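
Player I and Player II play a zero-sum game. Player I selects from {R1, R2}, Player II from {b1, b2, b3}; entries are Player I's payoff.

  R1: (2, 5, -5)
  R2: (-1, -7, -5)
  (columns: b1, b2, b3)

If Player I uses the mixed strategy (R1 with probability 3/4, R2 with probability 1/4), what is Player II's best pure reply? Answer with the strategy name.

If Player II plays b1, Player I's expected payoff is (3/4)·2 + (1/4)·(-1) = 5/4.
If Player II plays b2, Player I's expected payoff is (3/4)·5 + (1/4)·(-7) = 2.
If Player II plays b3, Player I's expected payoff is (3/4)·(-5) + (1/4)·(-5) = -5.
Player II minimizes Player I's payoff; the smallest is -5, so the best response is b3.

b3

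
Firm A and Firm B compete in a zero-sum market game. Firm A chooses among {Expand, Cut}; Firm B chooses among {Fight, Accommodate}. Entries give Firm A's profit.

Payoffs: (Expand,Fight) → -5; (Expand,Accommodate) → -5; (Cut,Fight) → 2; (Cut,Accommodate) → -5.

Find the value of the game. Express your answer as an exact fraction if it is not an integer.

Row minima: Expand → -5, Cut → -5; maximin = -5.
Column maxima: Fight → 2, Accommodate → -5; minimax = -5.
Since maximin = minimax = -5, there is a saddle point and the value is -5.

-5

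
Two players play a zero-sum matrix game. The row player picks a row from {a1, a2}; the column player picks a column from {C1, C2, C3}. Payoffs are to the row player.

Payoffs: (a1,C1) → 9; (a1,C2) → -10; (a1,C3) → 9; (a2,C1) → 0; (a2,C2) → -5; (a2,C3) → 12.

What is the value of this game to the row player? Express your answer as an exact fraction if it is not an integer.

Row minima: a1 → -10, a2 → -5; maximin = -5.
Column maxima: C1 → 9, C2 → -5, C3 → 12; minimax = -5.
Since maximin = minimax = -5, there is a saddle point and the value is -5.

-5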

■ ■ ■ ■ ■ ■ ■

Exercise aim: Wherever the string "from" occurs in a line of the listing above, count that line, and report only the total.

Response area: 2